What you return must match the records below exactly, down to each character.

[[ GIVEN RECORDS open ]]

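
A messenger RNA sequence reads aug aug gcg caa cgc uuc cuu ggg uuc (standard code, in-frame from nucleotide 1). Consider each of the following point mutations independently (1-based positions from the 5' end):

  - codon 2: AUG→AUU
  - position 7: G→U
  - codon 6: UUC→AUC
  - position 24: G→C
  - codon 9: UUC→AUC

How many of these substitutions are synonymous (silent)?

1

Codon 2: AUG (Met) → AUU (Ile) — missense.
Codon 3: GCG (Ala) → UCG (Ser) — missense.
Codon 6: UUC (Phe) → AUC (Ile) — missense.
Codon 8: GGG (Gly) → GGC (Gly) — synonymous.
Codon 9: UUC (Phe) → AUC (Ile) — missense.
Synonymous: 1 of 5.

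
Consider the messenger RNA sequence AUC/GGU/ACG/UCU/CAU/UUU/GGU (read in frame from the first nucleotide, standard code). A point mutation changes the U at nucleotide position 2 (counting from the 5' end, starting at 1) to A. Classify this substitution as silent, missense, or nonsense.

missense

Position 2 falls in codon 1: AUC → Ile.
After the substitution the codon is AAC → Asn.
Ile ≠ Asn, so this is a missense mutation.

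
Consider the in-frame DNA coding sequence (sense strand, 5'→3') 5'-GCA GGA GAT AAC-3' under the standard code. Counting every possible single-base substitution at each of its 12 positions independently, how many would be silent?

Codon 1 (GCA, Ala): 3 synonymous substitutions.
Codon 2 (GGA, Gly): 3 synonymous substitutions.
Codon 3 (GAT, Asp): 1 synonymous substitution.
Codon 4 (AAC, Asn): 1 synonymous substitution.
Total: 3 + 3 + 1 + 1 = 8.

8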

[[ GIVEN RECORDS closed ]]

RESPONSE TO THIS EXERCISE -
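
A messenger RNA sequence reads aug aug gcg caa cgc uuc cuu ggg uuc (standard code, in-frame from nucleotide 1). Consider each of the following point mutations independently (1-based positions from the 5' end):

  - codon 2: AUG→AUU
  - position 7: G→U
  - codon 6: UUC→AUC
  - position 24: G→C
  - codon 9: UUC→AUC

How many of these substitutions are synonymous (silent)?

1

Codon 2: AUG (Met) → AUU (Ile) — missense.
Codon 3: GCG (Ala) → UCG (Ser) — missense.
Codon 6: UUC (Phe) → AUC (Ile) — missense.
Codon 8: GGG (Gly) → GGC (Gly) — synonymous.
Codon 9: UUC (Phe) → AUC (Ile) — missense.
Synonymous: 1 of 5.

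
Consider the messenger RNA sequence AUC/GGU/ACG/UCU/CAU/UUU/GGU (read in frame from the first nucleotide, standard code). A point mutation changes the U at nucleotide position 2 (counting from the 5' end, starting at 1) to A. Classify this substitution as silent, missense, or nonsense.

missense

Position 2 falls in codon 1: AUC → Ile.
After the substitution the codon is AAC → Asn.
Ile ≠ Asn, so this is a missense mutation.

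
Consider the in-frame DNA coding sequence (sense strand, 5'→3') 5'-GCA GGA GAT AAC-3' under the standard code. Counting every possible single-base substitution at each of its 12 positions independently, how many would be silent?

Codon 1 (GCA, Ala): 3 synonymous substitutions.
Codon 2 (GGA, Gly): 3 synonymous substitutions.
Codon 3 (GAT, Asp): 1 synonymous substitution.
Codon 4 (AAC, Asn): 1 synonymous substitution.
Total: 3 + 3 + 1 + 1 = 8.

8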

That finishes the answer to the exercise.